• What needs to be done: Locate the word "have" in the data below, then copy every line that holds it.

(Data for processing)

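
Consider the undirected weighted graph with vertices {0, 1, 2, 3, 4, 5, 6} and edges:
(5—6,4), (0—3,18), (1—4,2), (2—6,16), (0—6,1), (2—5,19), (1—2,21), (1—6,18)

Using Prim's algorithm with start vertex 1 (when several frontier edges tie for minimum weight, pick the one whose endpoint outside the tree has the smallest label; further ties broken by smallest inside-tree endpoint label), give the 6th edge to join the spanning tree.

0-3

Grow the tree from 1 using Prim:
Step 1: frontier [1—4 2, 1—6 18, 1—2 21] → take 1—4 (2); add 4.
Step 2: frontier [1—6 18, 1—2 21] → take 1—6 (18); add 6.
Step 3: frontier [1—2 21, 0—6 1, 5—6 4, 2—6 16] → take 0—6 (1); add 0.
Step 4: frontier [0—3 18, 1—2 21, 5—6 4, 2—6 16] → take 5—6 (4); add 5.
Step 5: frontier [0—3 18, 1—2 21, 2—5 19, 2—6 16] → take 2—6 (16); add 2.
Step 6: frontier [0—3 18] → take 0—3 (18); add 3.
The 6th edge added is 0—3.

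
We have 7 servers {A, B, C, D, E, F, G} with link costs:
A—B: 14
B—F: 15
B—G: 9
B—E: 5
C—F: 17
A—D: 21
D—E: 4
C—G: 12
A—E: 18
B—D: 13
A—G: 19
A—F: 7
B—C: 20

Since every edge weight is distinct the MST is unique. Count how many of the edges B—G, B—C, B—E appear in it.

Sort edges by weight, then run Kruskal:
D—E (4): add — endpoints in different components.
B—E (5): add — endpoints in different components.
A—F (7): add — endpoints in different components.
B—G (9): add — endpoints in different components.
C—G (12): add — endpoints in different components.
B—D (13): skip — B and D already connected.
A—B (14): add — endpoints in different components.
MST edge set: {D—E, B—E, A—F, B—G, C—G, A—B}.
Of the listed edges, {B—G, B—E} are in the MST → 2.

2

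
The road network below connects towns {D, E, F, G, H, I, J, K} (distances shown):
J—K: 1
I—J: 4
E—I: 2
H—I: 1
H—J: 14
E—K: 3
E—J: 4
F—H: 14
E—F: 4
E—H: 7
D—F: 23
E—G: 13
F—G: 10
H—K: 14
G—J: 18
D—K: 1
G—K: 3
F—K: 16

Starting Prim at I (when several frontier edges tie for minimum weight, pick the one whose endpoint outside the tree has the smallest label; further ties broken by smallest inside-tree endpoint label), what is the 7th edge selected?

E-F

Prim, starting at I.
Step 1: cheapest edge leaving the tree is H—I (1); add H.
Step 2: cheapest edge leaving the tree is E—I (2); add E.
Step 3: cheapest edge leaving the tree is E—K (3); add K.
Step 4: cheapest edge leaving the tree is D—K (1); add D.
Step 5: cheapest edge leaving the tree is J—K (1); add J.
Step 6: cheapest edge leaving the tree is G—K (3); add G.
Step 7: cheapest edge leaving the tree is E—F (4); add F.
The 7th edge added is E—F.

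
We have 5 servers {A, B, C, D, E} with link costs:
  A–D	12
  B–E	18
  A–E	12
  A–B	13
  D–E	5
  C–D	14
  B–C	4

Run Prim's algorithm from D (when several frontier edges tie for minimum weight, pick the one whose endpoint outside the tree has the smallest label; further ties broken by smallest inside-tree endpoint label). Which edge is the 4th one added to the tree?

B-C

Grow the tree from D using Prim:
Step 1: cheapest edge leaving the tree is D–E (5); add E.
Step 2: cheapest edge leaving the tree is A–D (12); add A.
Step 3: cheapest edge leaving the tree is A–B (13); add B.
Step 4: cheapest edge leaving the tree is B–C (4); add C.
The 4th edge added is B–C.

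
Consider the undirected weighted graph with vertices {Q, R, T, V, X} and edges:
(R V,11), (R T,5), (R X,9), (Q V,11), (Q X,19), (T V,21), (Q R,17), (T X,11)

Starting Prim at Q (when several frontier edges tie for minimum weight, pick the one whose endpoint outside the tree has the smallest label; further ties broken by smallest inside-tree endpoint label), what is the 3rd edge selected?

R-T

Grow the tree from Q using Prim:
Step 1: frontier [Q V 11, Q R 17, Q X 19] → take Q V (11); add V.
Step 2: frontier [Q R 17, Q X 19, R V 11, T V 21] → take R V (11); add R.
Step 3: frontier [Q X 19, R T 5, R X 9, T V 21] → take R T (5); add T.
Step 4: frontier [Q X 19, R X 9, T X 11] → take R X (9); add X.
The 3rd edge added is R T.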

(End Data for processing)

• Response to the task:
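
We have 7 servers {A, B, C, D, E, F, G} with link costs:
We have 5 servers {A, B, C, D, E} with link costs: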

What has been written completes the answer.